--- Aim of the task ---
Give a single number in reply. It is the count of lines below that contain the string "normal".

--- Input for this task ---
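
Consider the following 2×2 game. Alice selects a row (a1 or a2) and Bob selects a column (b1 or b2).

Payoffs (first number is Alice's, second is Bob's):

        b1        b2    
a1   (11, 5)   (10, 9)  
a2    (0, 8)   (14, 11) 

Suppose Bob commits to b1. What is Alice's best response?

a1

Against b1, Alice earns 11 from a1 and 0 from a2.
So a1 is the best response.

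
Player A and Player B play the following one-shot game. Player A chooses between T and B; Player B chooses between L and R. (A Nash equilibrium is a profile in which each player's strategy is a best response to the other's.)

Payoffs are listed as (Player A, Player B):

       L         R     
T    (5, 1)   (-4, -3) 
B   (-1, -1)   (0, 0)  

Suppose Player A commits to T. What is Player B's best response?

L

Against T, Player B earns 1 from L and -3 from R.
So L is the best response.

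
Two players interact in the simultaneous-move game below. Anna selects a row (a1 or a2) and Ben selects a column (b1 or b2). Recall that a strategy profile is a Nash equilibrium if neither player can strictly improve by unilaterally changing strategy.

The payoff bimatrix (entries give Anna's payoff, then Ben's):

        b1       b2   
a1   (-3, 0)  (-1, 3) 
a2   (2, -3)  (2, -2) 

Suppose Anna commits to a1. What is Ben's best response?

b2

Against a1, Ben earns 0 from b1 and 3 from b2.
So b2 is the best response.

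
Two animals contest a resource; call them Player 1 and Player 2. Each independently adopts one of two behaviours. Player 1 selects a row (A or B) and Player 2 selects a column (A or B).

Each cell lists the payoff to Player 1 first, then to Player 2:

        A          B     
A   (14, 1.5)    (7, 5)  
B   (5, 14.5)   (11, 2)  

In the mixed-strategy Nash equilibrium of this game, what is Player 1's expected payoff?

First find y, the probability Player 2 plays A, from Player 1's indifference between A and B: 14y + 7(1−y) = 5y + 11(1−y), giving y = 4/13.
Since Player 1 is indifferent in equilibrium, Player 1's expected payoff equals the payoff from either row against (4/13, 9/13). Using A: 14(4/13) + 7(9/13) = 119/13.

119/13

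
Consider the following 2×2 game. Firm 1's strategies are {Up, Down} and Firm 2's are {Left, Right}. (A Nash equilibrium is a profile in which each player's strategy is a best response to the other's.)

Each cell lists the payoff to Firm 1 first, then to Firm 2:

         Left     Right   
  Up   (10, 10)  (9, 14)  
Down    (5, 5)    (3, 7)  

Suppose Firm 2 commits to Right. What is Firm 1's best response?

Up

Against Right, Firm 1 earns 9 from Up and 3 from Down.
So Up is the best response.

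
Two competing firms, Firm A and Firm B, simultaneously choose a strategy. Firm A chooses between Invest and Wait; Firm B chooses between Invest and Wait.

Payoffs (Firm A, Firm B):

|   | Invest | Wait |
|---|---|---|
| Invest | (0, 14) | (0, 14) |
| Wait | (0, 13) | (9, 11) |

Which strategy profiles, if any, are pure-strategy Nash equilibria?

(Invest, Invest) and (Wait, Invest)

(Invest, Invest): Firm A gets 0 ≥ 0 from Wait, and Firm B gets 14 ≥ 14 from Wait — Nash equilibrium.
(Invest, Wait): Firm A prefers Wait (9 > 0) — not an equilibrium.
(Wait, Invest): Firm A gets 0 ≥ 0 from Invest, and Firm B gets 13 ≥ 11 from Wait — Nash equilibrium.
(Wait, Wait): Firm B prefers Invest (13 > 11) — not an equilibrium.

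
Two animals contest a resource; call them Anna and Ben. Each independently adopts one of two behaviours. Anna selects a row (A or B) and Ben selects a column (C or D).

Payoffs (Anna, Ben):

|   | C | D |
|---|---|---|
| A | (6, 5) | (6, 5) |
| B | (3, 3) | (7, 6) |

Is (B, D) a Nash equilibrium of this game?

Yes

At (B, D), Anna earns 7; switching to A would give 6, so Anna has no profitable deviation.
Ben earns 6; switching to C would give 3, so Ben has no profitable deviation.
Neither player can gain by a unilateral deviation, so this profile is a Nash equilibrium.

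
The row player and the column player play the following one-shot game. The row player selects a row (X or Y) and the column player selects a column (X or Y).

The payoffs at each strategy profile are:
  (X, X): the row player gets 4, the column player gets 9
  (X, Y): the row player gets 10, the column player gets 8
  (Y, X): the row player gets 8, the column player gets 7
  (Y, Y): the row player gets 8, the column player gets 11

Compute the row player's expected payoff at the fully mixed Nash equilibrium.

First find y, the probability the column player plays X, from the row player's indifference between X and Y: 4y + 10(1−y) = 8y + 8(1−y), giving y = 1/3.
Since the row player is indifferent in equilibrium, the row player's expected payoff equals the payoff from either row against (1/3, 2/3). Using X: 4(1/3) + 10(2/3) = 8.

8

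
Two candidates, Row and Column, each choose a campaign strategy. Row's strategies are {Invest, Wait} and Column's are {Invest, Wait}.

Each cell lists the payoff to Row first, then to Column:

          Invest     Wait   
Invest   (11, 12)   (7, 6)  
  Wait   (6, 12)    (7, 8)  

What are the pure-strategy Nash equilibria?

(Invest, Invest)

(Invest, Invest): Row gets 11 ≥ 6 from Wait, and Column gets 12 ≥ 6 from Wait — Nash equilibrium.
(Invest, Wait): Column prefers Invest (12 > 6) — not an equilibrium.
(Wait, Invest): Row prefers Invest (11 > 6) — not an equilibrium.
(Wait, Wait): Column prefers Invest (12 > 8) — not an equilibrium.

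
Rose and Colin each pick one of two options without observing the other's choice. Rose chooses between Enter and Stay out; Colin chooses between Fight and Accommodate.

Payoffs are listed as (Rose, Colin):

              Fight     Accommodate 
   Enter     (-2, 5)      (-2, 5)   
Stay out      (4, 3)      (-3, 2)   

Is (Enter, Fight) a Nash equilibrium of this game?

At (Enter, Fight), Rose earns -2; switching to Stay out would give 4, so Rose would deviate.
Colin earns 5; switching to Accommodate would give 5, so Colin has no profitable deviation.
Since at least one player can profitably deviate, this is not a Nash equilibrium.

No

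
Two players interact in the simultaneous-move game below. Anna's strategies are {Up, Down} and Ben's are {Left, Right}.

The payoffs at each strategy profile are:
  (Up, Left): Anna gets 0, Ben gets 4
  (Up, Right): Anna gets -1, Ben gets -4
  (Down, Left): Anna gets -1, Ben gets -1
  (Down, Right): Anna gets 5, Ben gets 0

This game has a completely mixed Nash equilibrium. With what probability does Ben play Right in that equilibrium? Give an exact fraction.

Let q be the probability that Ben plays Left. In a completely mixed equilibrium, Anna must be indifferent between Up and Down.
Anna's expected payoff from Up is −(1−q); from Down it is −q + 5(1−q).
Setting these equal: q − 1 = −6q + 5, so q = 6/7.
Therefore Ben plays Right with probability 1 − 6/7 = 1/7.

1/7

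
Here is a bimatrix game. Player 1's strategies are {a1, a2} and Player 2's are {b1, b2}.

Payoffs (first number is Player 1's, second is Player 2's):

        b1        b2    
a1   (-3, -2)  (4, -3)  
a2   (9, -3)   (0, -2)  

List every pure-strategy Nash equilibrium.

none

(a1, b1): Player 1 prefers a2 (9 > -3) — not an equilibrium.
(a1, b2): Player 2 prefers b1 (-2 > -3) — not an equilibrium.
(a2, b1): Player 2 prefers b2 (-2 > -3) — not an equilibrium.
(a2, b2): Player 1 prefers a1 (4 > 0) — not an equilibrium.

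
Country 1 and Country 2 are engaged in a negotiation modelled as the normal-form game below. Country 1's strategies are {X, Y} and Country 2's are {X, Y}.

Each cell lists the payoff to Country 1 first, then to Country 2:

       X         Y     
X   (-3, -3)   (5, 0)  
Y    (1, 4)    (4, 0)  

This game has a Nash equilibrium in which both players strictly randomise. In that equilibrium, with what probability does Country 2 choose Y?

4/5

Let c be the probability that Country 2 plays X. In a completely mixed equilibrium, Country 1 must be indifferent between X and Y.
Country 1's expected payoff from X is −3c + 5(1−c); from Y it is c + 4(1−c).
Setting these equal: −8c + 5 = −3c + 4, so c = 1/5.
Therefore Country 2 plays Y with probability 1 − 1/5 = 4/5.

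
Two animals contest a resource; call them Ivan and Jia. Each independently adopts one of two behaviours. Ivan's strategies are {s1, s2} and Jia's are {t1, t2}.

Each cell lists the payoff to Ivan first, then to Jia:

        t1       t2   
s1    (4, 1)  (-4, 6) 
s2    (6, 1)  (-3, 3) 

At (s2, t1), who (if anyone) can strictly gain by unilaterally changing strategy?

Ivan at (s2, t1) earns 6; deviating to s1 yields 4 — not better.
Jia earns 1; deviating to t2 yields 3 — a strict improvement.
Only Jia has a strictly profitable deviation.

Jia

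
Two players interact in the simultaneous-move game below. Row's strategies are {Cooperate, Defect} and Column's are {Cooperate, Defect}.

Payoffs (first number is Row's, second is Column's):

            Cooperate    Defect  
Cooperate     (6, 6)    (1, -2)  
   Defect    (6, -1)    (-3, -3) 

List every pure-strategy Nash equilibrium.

(Cooperate, Cooperate): Row gets 6 ≥ 6 from Defect, and Column gets 6 ≥ -2 from Defect — Nash equilibrium.
(Cooperate, Defect): Column prefers Cooperate (6 > -2) — not an equilibrium.
(Defect, Cooperate): Row gets 6 ≥ 6 from Cooperate, and Column gets -1 ≥ -3 from Defect — Nash equilibrium.
(Defect, Defect): Row prefers Cooperate (1 > -3); Column prefers Cooperate (-1 > -3) — not an equilibrium.

(Cooperate, Cooperate) and (Defect, Cooperate)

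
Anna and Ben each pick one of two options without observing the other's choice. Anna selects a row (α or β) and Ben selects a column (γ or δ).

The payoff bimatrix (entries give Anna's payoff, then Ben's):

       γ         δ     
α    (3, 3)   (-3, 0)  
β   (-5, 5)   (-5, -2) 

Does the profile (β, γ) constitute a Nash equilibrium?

No

At (β, γ), Anna earns -5; switching to α would give 3, so Anna would deviate.
Ben earns 5; switching to δ would give -2, so Ben has no profitable deviation.
Since at least one player can profitably deviate, this is not a Nash equilibrium.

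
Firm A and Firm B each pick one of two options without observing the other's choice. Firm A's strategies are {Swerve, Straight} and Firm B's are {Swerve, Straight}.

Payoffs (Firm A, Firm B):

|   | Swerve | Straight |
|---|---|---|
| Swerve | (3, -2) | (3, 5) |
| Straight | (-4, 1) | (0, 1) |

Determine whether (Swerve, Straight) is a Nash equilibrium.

Yes

At (Swerve, Straight), Firm A earns 3; switching to Straight would give 0, so Firm A has no profitable deviation.
Firm B earns 5; switching to Swerve would give -2, so Firm B has no profitable deviation.
Neither player can gain by a unilateral deviation, so this profile is a Nash equilibrium.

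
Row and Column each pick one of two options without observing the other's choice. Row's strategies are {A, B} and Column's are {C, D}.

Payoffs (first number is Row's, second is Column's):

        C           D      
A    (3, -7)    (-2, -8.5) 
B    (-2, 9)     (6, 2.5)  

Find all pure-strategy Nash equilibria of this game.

(A, C): Row gets 3 ≥ -2 from B, and Column gets -7 ≥ -8.5 from D — Nash equilibrium.
(A, D): Row prefers B (6 > -2); Column prefers C (-7 > -8.5) — not an equilibrium.
(B, C): Row prefers A (3 > -2) — not an equilibrium.
(B, D): Column prefers C (9 > 2.5) — not an equilibrium.

(A, C)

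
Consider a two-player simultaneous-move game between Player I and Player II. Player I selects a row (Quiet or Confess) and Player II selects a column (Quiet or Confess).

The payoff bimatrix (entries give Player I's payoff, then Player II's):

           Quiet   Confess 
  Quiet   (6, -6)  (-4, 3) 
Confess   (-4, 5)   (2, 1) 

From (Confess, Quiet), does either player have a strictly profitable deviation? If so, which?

Player I

Player I at (Confess, Quiet) earns -4; deviating to Quiet yields 6 — a strict improvement.
Player II earns 5; deviating to Confess yields 1 — not better.
Only Player I has a strictly profitable deviation.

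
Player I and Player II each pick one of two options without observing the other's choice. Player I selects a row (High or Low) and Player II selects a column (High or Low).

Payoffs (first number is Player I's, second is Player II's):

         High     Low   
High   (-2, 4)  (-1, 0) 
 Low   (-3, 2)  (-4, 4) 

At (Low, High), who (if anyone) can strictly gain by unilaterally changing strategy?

Both

Player I at (Low, High) earns -3; deviating to High yields -2 — a strict improvement.
Player II earns 2; deviating to Low yields 4 — a strict improvement.
Both Player I and Player II have strictly profitable deviations.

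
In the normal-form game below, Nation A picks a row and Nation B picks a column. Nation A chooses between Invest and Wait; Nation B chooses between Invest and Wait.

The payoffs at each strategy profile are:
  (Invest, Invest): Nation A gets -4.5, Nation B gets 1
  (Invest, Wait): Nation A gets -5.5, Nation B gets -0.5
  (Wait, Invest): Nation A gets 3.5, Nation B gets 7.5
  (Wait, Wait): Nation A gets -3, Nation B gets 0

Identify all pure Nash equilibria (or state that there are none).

(Wait, Invest)

(Invest, Invest): Nation A prefers Wait (3.5 > -4.5) — not an equilibrium.
(Invest, Wait): Nation A prefers Wait (-3 > -5.5); Nation B prefers Invest (1 > -0.5) — not an equilibrium.
(Wait, Invest): Nation A gets 3.5 ≥ -4.5 from Invest, and Nation B gets 7.5 ≥ 0 from Wait — Nash equilibrium.
(Wait, Wait): Nation B prefers Invest (7.5 > 0) — not an equilibrium.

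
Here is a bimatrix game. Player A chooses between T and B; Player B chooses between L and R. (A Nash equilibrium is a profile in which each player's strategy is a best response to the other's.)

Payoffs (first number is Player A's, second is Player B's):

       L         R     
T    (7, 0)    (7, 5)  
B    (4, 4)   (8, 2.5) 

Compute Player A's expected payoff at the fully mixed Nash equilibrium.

First find y, the probability Player B plays L, from Player A's indifference between T and B: 7y + 7(1−y) = 4y + 8(1−y), giving y = 1/4.
Since Player A is indifferent in equilibrium, Player A's expected payoff equals the payoff from either row against (1/4, 3/4). Using T: 7(1/4) + 7(3/4) = 7.

7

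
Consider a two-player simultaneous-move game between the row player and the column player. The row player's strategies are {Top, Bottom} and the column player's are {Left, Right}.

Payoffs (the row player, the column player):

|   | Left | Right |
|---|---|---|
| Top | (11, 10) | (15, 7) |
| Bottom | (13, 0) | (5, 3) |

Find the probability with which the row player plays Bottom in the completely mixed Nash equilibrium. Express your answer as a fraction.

Let p be the probability that the row player plays Top. In a completely mixed equilibrium, the column player must be indifferent between Left and Right.
The column player's expected payoff from Left is 10p; from Right it is 7p + 3(1−p).
Setting these equal: 10p = 4p + 3, so p = 1/2.
Therefore the row player plays Bottom with probability 1 − 1/2 = 1/2.

1/2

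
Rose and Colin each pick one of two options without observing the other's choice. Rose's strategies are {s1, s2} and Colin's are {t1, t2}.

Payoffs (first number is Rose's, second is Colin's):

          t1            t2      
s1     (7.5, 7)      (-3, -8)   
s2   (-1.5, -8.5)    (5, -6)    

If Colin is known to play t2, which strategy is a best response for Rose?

s2

Against t2, Rose earns -3 from s1 and 5 from s2.
So s2 is the best response.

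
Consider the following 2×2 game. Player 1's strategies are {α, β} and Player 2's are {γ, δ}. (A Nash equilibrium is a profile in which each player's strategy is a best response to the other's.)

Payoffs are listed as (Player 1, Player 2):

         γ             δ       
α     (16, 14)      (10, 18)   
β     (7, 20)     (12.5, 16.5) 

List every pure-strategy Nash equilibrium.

(α, γ): Player 2 prefers δ (18 > 14) — not an equilibrium.
(α, δ): Player 1 prefers β (12.5 > 10) — not an equilibrium.
(β, γ): Player 1 prefers α (16 > 7) — not an equilibrium.
(β, δ): Player 2 prefers γ (20 > 16.5) — not an equilibrium.

none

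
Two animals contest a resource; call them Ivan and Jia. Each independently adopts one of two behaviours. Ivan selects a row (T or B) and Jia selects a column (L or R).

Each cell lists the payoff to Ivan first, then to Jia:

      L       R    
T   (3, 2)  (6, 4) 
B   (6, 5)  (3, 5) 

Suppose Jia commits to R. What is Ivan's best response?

Against R, Ivan earns 6 from T and 3 from B.
So T is the best response.

T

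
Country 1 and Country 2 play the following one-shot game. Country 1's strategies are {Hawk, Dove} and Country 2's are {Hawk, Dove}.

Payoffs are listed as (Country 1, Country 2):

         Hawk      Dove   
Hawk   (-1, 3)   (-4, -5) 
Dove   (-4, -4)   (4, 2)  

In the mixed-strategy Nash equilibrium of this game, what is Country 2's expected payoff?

-1

First find x, the probability Country 1 plays Hawk, from Country 2's indifference between Hawk and Dove: 3x − 4(1−x) = −5x + 2(1−x), giving x = 3/7.
Since Country 2 is indifferent in equilibrium, Country 2's expected payoff equals the payoff from either column against (3/7, 4/7). Using Hawk: 3(3/7) − 4(4/7) = -1.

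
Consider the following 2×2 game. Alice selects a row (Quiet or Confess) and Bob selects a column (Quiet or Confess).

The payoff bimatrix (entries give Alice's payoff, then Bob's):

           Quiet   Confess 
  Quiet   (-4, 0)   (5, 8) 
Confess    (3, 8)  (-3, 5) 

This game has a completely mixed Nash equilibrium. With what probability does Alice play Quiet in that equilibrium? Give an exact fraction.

3/11

Let x be the probability that Alice plays Quiet. In a completely mixed equilibrium, Bob must be indifferent between Quiet and Confess.
Bob's expected payoff from Quiet is 8(1−x); from Confess it is 8x + 5(1−x).
Setting these equal: −8x + 8 = 3x + 5, so x = 3/11.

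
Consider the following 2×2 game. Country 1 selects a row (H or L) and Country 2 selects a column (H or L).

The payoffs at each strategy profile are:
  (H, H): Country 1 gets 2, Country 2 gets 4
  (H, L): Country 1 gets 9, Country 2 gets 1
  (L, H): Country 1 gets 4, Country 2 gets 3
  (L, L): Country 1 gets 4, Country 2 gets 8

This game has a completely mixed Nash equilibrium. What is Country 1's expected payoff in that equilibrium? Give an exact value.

4

First find q, the probability Country 2 plays H, from Country 1's indifference between H and L: 2q + 9(1−q) = 4q + 4(1−q), giving q = 5/7.
Since Country 1 is indifferent in equilibrium, Country 1's expected payoff equals the payoff from either row against (5/7, 2/7). Using H: 2(5/7) + 9(2/7) = 4.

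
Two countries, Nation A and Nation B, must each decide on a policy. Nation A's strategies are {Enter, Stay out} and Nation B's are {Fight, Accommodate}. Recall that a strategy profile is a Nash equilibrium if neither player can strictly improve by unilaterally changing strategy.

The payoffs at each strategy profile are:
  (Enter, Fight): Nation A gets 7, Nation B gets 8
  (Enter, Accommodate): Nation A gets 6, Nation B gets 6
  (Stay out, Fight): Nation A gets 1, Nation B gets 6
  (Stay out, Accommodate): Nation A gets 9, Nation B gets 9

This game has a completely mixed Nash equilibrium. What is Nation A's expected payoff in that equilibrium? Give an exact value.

19/3

First find y, the probability Nation B plays Fight, from Nation A's indifference between Enter and Stay out: 7y + 6(1−y) = y + 9(1−y), giving y = 1/3.
Since Nation A is indifferent in equilibrium, Nation A's expected payoff equals the payoff from either row against (1/3, 2/3). Using Enter: 7(1/3) + 6(2/3) = 19/3.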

--- Result of this task ---
2